WHAT IS REQUIRED
Repeat the listing below word for word, stopping after the line that contains "P(H₂) = 2.46 atm".

GIVEN RECORDS
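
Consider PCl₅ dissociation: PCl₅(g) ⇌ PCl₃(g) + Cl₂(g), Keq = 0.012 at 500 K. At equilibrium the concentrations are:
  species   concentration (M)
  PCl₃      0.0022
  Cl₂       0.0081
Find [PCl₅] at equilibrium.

[PCl₅] = 0.0015 M

At equilibrium, Keq = [PCl₃]·[Cl₂] / [PCl₅] = 0.012.
(0.0022)·(0.0081) / ([PCl₅]) = 0.012
[PCl₅] = 0.00148 = 0.0015 M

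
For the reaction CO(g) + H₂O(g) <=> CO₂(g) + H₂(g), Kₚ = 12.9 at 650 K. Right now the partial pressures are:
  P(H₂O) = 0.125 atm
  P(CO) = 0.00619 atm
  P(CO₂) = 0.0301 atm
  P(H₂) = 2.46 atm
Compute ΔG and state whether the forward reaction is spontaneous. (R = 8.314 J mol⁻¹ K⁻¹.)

Qₚ = P(CO₂)·P(H₂) / (P(CO)·P(H₂O)) = (0.0301)·(2.46) / ((0.00619)·(0.125)) = 95.7
ΔG = RT ln(Qₚ/Kₚ) = (8.314 J mol⁻¹ K⁻¹)(650 K) × ln(95.7/12.9)
   = (5.404 kJ/mol)(2.004) = 10.8 kJ/mol
ΔG > 0, so the forward reaction is non-spontaneous (proceeds in reverse).

ΔG = 10.8 kJ/mol; the forward reaction is non-spontaneous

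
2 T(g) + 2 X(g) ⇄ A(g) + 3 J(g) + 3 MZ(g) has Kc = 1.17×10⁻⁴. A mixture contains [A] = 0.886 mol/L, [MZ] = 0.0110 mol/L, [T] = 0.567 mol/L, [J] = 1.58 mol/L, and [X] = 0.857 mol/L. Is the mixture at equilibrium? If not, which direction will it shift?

Qc = [A]·[J]³·[MZ]³ / ([T]²·[X]²) = (0.886)·(1.58)³·(0.0110)³ / ((0.567)²·(0.857)²) = 1.97×10⁻⁵
Qc = 1.97×10⁻⁵ < Kc = 1.17×10⁻⁴: net forward reaction.

no; Q < K, reaction proceeds forward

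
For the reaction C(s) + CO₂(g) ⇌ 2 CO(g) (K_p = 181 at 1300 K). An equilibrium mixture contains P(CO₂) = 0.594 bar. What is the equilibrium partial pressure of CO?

(C is a pure solid — omitted from K_p.)
At equilibrium, K_p = P(CO)² / P(CO₂) = 181.
(P(CO))² / (0.594) = 181
P(CO)² = 108 ⇒ P(CO) = 10.4 bar

P(CO) = 10.4 bar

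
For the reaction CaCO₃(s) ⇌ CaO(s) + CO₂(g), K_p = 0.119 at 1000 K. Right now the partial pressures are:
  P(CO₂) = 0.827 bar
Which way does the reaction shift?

(CaCO₃, CaO are pure solids — omitted from Q_p.)
Q_p = P(CO₂) = 0.827
Q_p = 0.827 > K_p = 0.119, so the reverse reaction proceeds.

to the left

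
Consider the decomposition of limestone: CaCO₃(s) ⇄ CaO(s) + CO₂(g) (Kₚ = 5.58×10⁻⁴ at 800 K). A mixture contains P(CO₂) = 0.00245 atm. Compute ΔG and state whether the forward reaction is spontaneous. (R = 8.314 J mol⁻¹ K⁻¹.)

ΔG = 9.84 kJ/mol; the forward reaction is non-spontaneous

(CaCO₃, CaO are pure solids — omitted from Qₚ.)
Qₚ = P(CO₂) = 0.00245
ΔG = RT ln(Qₚ/Kₚ) = (8.314 J mol⁻¹ K⁻¹)(800 K) × ln(0.00245/5.58×10⁻⁴)
   = (6.651 kJ/mol)(1.479) = 9.84 kJ/mol
ΔG > 0, so the forward reaction is non-spontaneous (proceeds in reverse).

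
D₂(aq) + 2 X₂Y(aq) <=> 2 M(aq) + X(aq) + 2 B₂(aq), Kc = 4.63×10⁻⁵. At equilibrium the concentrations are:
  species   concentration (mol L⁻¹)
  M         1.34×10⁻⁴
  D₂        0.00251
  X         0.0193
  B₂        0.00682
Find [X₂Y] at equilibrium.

[X₂Y] = 3.72×10⁻⁴ mol L⁻¹

At equilibrium, Kc = [M]²·[X]·[B₂]² / ([D₂]·[X₂Y]²) = 4.63×10⁻⁵.
(1.34×10⁻⁴)²·(0.0193)·(0.00682)² / ((0.00251)·([X₂Y])²) = 4.63×10⁻⁵
[X₂Y]² = 1.39×10⁻⁷ ⇒ [X₂Y] = 3.72×10⁻⁴ mol L⁻¹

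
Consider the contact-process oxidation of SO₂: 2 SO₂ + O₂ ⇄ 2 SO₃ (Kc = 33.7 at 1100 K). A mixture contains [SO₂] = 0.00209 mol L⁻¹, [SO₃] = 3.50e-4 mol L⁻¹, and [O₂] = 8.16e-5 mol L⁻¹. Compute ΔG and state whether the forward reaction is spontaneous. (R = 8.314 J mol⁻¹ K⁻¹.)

ΔG = 21.2 kJ/mol; the forward reaction is non-spontaneous

Qc = [SO₃]² / ([SO₂]²·[O₂]) = (3.50e-4)² / ((0.00209)²·(8.16e-5)) = 344
ΔG = RT ln(Qc/Kc) = (8.314 J mol⁻¹ K⁻¹)(1100 K) × ln(344/33.7)
   = (9.145 kJ/mol)(2.323) = 21.2 kJ/mol
ΔG > 0, so the forward reaction is non-spontaneous (proceeds in reverse).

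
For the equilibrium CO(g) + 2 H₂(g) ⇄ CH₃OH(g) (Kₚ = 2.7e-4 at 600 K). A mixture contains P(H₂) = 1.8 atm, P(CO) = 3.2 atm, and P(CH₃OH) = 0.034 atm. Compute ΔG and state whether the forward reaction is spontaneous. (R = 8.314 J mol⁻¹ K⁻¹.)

Qₚ = P(CH₃OH) / (P(CO)·P(H₂)²) = (0.034) / ((3.2)·(1.8)²) = 0.00328
ΔG = RT ln(Qₚ/Kₚ) = (8.314 J mol⁻¹ K⁻¹)(600 K) × ln(0.00328/2.7e-4)
   = (4.988 kJ/mol)(2.497) = 12.5 kJ/mol
ΔG > 0, so the forward reaction is non-spontaneous (proceeds in reverse).

ΔG = 12.5 kJ/mol; the forward reaction is non-spontaneous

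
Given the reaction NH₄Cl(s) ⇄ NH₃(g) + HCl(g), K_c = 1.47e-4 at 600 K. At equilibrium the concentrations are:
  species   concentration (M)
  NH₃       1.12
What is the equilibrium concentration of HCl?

[HCl] = 1.31e-4 M

(NH₄Cl is a pure solid — omitted from K_c.)
At equilibrium, K_c = [NH₃]·[HCl] = 1.47e-4.
(1.12)·([HCl]) = 1.47e-4
[HCl] = 1.31e-4 M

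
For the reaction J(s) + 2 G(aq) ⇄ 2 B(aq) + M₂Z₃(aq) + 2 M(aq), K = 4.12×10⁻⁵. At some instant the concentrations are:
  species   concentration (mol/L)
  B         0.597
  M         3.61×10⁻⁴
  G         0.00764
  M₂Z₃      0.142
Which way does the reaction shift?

in the reverse direction

(J is a pure solid — omitted from Q.)
Q = [B]²·[M₂Z₃]·[M]² / [G]² = (0.597)²·(0.142)·(3.61×10⁻⁴)² / (0.00764)² = 1.13×10⁻⁴
Q = 1.13×10⁻⁴ > K = 4.12×10⁻⁵, so the reverse reaction proceeds.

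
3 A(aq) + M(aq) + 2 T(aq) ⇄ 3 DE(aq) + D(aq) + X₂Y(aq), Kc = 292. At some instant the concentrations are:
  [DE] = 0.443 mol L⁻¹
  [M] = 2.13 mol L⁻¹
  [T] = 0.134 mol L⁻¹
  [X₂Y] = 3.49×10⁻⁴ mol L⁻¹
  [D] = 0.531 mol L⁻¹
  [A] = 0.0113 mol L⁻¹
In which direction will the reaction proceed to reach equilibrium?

Qc = [DE]³·[D]·[X₂Y] / ([A]³·[M]·[T]²) = (0.443)³·(0.531)·(3.49×10⁻⁴) / ((0.0113)³·(2.13)·(0.134)²) = 292
Qc = 292 = Kc, so the system is already at equilibrium.

no net change (already at equilibrium)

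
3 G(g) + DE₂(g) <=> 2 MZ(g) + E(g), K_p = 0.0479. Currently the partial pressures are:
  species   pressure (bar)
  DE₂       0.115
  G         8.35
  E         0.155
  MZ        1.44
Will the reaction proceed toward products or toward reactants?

forward (toward products)

Q_p = P(MZ)²·P(E) / (P(G)³·P(DE₂)) = (1.44)²·(0.155) / ((8.35)³·(0.115)) = 0.00480
Q_p = 0.00480 < K_p = 0.0479, so the forward reaction proceeds.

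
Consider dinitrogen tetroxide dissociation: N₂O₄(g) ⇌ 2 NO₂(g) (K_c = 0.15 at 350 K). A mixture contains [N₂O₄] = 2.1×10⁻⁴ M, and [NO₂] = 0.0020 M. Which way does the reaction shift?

Q_c = [NO₂]² / [N₂O₄] = (0.0020)² / (2.1×10⁻⁴) = 0.019
Q_c = 0.019 < K_c = 0.15, so the forward reaction proceeds.

forward (toward products)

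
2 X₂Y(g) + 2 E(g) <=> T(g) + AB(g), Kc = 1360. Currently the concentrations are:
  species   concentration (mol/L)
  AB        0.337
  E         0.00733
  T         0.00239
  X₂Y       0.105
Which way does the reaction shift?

at equilibrium

Qc = [T]·[AB] / ([X₂Y]²·[E]²) = (0.00239)·(0.337) / ((0.105)²·(0.00733)²) = 1360
Qc = 1360 = Kc, so the system is already at equilibrium.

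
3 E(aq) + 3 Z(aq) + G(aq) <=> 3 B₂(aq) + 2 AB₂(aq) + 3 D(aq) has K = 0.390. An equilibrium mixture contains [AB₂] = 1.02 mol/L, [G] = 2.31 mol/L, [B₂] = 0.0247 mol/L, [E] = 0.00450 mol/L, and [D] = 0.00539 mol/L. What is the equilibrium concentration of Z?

[Z] = 0.0310 mol/L

At equilibrium, K = [B₂]³·[AB₂]²·[D]³ / ([E]³·[Z]³·[G]) = 0.390.
(0.0247)³·(1.02)²·(0.00539)³ / ((0.00450)³·([Z])³·(2.31)) = 0.390
[Z]³ = 2.99×10⁻⁵ ⇒ [Z] = 0.0310 mol/L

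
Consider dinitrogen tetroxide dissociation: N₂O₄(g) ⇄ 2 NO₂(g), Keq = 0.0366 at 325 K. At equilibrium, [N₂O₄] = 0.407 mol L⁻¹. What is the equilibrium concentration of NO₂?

At equilibrium, Keq = [NO₂]² / [N₂O₄] = 0.0366.
([NO₂])² / (0.407) = 0.0366
[NO₂]² = 0.0149 ⇒ [NO₂] = 0.122 mol L⁻¹

[NO₂] = 0.122 mol L⁻¹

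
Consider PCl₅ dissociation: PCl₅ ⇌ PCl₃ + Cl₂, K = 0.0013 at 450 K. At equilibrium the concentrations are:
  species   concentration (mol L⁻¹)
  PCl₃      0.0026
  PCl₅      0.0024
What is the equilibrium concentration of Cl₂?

At equilibrium, K = [PCl₃]·[Cl₂] / [PCl₅] = 0.0013.
(0.0026)·([Cl₂]) / (0.0024) = 0.0013
[Cl₂] = 0.00120 = 0.0012 mol L⁻¹

[Cl₂] = 0.0012 mol L⁻¹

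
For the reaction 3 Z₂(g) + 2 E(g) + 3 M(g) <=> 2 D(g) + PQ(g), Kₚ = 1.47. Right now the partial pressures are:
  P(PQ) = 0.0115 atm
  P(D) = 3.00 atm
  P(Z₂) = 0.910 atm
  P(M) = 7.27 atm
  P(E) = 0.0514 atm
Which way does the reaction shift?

in the forward direction

Qₚ = P(D)²·P(PQ) / (P(Z₂)³·P(E)²·P(M)³) = (3.00)²·(0.0115) / ((0.910)³·(0.0514)²·(7.27)³) = 0.135
Qₚ = 0.135 < Kₚ = 1.47, so the forward reaction proceeds.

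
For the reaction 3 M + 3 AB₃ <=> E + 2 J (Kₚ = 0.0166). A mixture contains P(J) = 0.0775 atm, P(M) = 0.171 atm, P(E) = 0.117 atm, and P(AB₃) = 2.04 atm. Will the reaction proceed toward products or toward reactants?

Qₚ = P(E)·P(J)² / (P(M)³·P(AB₃)³) = (0.117)·(0.0775)² / ((0.171)³·(2.04)³) = 0.0166
Qₚ = 0.0166 = Kₚ, so the system is already at equilibrium.

at equilibrium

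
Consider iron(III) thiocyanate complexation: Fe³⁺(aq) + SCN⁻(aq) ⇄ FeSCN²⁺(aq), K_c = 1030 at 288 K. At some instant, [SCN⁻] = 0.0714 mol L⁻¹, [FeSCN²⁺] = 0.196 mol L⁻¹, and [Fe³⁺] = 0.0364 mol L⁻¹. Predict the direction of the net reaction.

Q_c = [FeSCN²⁺] / ([Fe³⁺]·[SCN⁻]) = (0.196) / ((0.0364)·(0.0714)) = 75.4
Q_c = 75.4 < K_c = 1030, so the forward reaction proceeds.

to the right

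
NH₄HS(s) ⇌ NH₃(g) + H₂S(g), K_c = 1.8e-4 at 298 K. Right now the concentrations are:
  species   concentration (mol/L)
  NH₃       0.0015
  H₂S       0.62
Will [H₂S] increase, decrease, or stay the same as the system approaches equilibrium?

(NH₄HS is a pure solid — omitted from Q_c.)
Q_c = [NH₃]·[H₂S] = (0.0015)·(0.62) = 9.3e-4
Q_c = 9.3e-4 > K_c = 1.8e-4: net reverse reaction.
H₂S is a product, so it decreases.

decrease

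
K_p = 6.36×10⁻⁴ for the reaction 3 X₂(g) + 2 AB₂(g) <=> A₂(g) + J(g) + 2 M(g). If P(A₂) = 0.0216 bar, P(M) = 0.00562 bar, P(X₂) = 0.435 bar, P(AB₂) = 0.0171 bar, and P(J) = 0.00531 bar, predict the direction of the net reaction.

Q_p = P(A₂)·P(J)·P(M)² / (P(X₂)³·P(AB₂)²) = (0.0216)·(0.00531)·(0.00562)² / ((0.435)³·(0.0171)²) = 1.51×10⁻⁴
Q_p = 1.51×10⁻⁴ < K_p = 6.36×10⁻⁴, so the forward reaction proceeds.

toward products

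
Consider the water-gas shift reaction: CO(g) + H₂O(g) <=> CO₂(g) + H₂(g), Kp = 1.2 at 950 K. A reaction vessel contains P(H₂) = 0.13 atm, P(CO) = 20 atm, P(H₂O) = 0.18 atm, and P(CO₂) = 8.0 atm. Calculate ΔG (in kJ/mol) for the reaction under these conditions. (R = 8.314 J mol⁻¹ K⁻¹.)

Qp = P(CO₂)·P(H₂) / (P(CO)·P(H₂O)) = (8.0)·(0.13) / ((20)·(0.18)) = 0.289
ΔG = RT ln(Qp/Kp) = (8.314 J mol⁻¹ K⁻¹)(950 K) × ln(0.289/1.2)
   = (7.898 kJ/mol)(-1.424) = -11.2 kJ/mol
ΔG < 0, so the forward reaction is spontaneous (proceeds forward).

ΔG = -11.2 kJ/mol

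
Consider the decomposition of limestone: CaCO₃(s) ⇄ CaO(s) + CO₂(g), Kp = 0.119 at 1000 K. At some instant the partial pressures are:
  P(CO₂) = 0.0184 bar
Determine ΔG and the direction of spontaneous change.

(CaCO₃, CaO are pure solids — omitted from Qp.)
Qp = P(CO₂) = 0.0184
ΔG = RT ln(Qp/Kp) = (8.314 J mol⁻¹ K⁻¹)(1000 K) × ln(0.0184/0.119)
   = (8.314 kJ/mol)(-1.867) = -15.5 kJ/mol
ΔG < 0, so the forward reaction is spontaneous (proceeds forward).

ΔG = -15.5 kJ/mol; the forward reaction is spontaneous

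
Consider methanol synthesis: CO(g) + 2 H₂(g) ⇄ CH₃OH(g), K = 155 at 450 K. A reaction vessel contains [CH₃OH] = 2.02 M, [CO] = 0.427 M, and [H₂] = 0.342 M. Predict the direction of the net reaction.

Q = [CH₃OH] / ([CO]·[H₂]²) = (2.02) / ((0.427)·(0.342)²) = 40.4
Q = 40.4 < K = 155, so the forward reaction proceeds.

to the right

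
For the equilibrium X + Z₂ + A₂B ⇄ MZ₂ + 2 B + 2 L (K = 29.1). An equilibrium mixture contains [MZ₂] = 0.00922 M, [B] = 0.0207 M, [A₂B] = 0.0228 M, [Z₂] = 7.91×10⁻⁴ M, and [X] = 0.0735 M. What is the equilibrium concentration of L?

At equilibrium, K = [MZ₂]·[B]²·[L]² / ([X]·[Z₂]·[A₂B]) = 29.1.
(0.00922)·(0.0207)²·([L])² / ((0.0735)·(7.91×10⁻⁴)·(0.0228)) = 29.1
[L]² = 9.76 ⇒ [L] = 3.12 M

[L] = 3.12 M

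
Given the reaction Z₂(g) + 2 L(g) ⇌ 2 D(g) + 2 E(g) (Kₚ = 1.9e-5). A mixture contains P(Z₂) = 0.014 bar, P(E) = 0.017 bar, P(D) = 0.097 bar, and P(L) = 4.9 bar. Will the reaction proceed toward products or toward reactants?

Qₚ = P(D)²·P(E)² / (P(Z₂)·P(L)²) = (0.097)²·(0.017)² / ((0.014)·(4.9)²) = 8.1e-6
Qₚ = 8.1e-6 < Kₚ = 1.9e-5, so the forward reaction proceeds.

forward (toward products)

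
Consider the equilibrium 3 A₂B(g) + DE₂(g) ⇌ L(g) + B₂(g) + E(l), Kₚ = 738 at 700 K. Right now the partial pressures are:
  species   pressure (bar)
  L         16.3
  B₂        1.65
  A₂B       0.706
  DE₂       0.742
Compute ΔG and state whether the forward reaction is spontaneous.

(E is a pure liquid — omitted from Qₚ.)
Qₚ = P(L)·P(B₂) / (P(A₂B)³·P(DE₂)) = (16.3)·(1.65) / ((0.706)³·(0.742)) = 103
ΔG = RT ln(Qₚ/Kₚ) = (8.314 J mol⁻¹ K⁻¹)(700 K) × ln(103/738)
   = (5.820 kJ/mol)(-1.969) = -11.5 kJ/mol
ΔG < 0, so the forward reaction is spontaneous (proceeds forward).

ΔG = -11.5 kJ/mol; the forward reaction is spontaneous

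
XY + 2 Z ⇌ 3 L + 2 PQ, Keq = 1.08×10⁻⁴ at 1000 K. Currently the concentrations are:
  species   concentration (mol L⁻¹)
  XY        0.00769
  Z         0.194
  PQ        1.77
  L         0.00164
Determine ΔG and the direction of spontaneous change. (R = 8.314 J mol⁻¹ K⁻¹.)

ΔG = -6.79 kJ/mol; the forward reaction is spontaneous

Q = [L]³·[PQ]² / ([XY]·[Z]²) = (0.00164)³·(1.77)² / ((0.00769)·(0.194)²) = 4.77×10⁻⁵
ΔG = RT ln(Q/Keq) = (8.314 J mol⁻¹ K⁻¹)(1000 K) × ln(4.77×10⁻⁵/1.08×10⁻⁴)
   = (8.314 kJ/mol)(-0.8172) = -6.79 kJ/mol
ΔG < 0, so the forward reaction is spontaneous (proceeds forward).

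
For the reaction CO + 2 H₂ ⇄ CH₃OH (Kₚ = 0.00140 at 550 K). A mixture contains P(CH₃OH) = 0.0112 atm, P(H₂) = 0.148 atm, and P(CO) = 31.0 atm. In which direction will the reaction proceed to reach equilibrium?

reverse (toward reactants)

Qₚ = P(CH₃OH) / (P(CO)·P(H₂)²) = (0.0112) / ((31.0)·(0.148)²) = 0.0165
Qₚ = 0.0165 > Kₚ = 0.00140, so the reverse reaction proceeds.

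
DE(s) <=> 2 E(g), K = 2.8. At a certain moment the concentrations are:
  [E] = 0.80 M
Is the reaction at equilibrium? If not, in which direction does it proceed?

toward products

(DE is a pure solid — omitted from Q.)
Q = [E]² = (0.80)² = 0.64
Q = 0.64 < K = 2.8, so the forward reaction proceeds.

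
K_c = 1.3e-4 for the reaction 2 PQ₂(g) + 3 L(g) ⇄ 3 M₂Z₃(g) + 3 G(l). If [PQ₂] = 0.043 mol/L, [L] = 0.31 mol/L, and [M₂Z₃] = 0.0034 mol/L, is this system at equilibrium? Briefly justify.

(G is a pure liquid — omitted from Q_c.)
Q_c = [M₂Z₃]³ / ([PQ₂]²·[L]³) = (0.0034)³ / ((0.043)²·(0.31)³) = 7.1e-4
Q_c = 7.1e-4 > K_c = 1.3e-4: net reverse reaction.

no; Q > K, reaction proceeds in reverse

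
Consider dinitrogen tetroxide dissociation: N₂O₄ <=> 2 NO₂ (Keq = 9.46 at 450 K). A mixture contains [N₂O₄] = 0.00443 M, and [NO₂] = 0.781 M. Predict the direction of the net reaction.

reverse (toward reactants)

Q = [NO₂]² / [N₂O₄] = (0.781)² / (0.00443) = 138
Q = 138 > Keq = 9.46, so the reverse reaction proceeds.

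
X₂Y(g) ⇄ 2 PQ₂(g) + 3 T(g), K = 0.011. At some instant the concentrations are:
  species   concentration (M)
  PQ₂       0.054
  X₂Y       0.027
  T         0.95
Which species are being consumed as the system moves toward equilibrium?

PQ₂, T (products)

Q = [PQ₂]²·[T]³ / [X₂Y] = (0.054)²·(0.95)³ / (0.027) = 0.093
Q = 0.093 > K = 0.011: net reverse reaction.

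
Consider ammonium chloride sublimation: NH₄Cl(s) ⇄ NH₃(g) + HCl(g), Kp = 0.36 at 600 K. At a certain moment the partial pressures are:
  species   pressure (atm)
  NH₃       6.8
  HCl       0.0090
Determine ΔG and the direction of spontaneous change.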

SOLUTION TO THE EXERCISE
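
Consider PCl₅ dissociation: PCl₅(g) ⇌ PCl₃(g) + Cl₂(g), Keq = 0.012 at 500 K. At equilibrium the concentrations are:
  species   concentration (M)
  PCl₃      0.0022
  Cl₂       0.0081
Find [PCl₅] at equilibrium.

[PCl₅] = 0.0015 M

At equilibrium, Keq = [PCl₃]·[Cl₂] / [PCl₅] = 0.012.
(0.0022)·(0.0081) / ([PCl₅]) = 0.012
[PCl₅] = 0.00148 = 0.0015 M

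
For the reaction CO(g) + H₂O(g) <=> CO₂(g) + H₂(g), Kₚ = 12.9 at 650 K. Right now the partial pressures are:
  P(H₂O) = 0.125 atm
  P(CO) = 0.00619 atm
  P(CO₂) = 0.0301 atm
  P(H₂) = 2.46 atm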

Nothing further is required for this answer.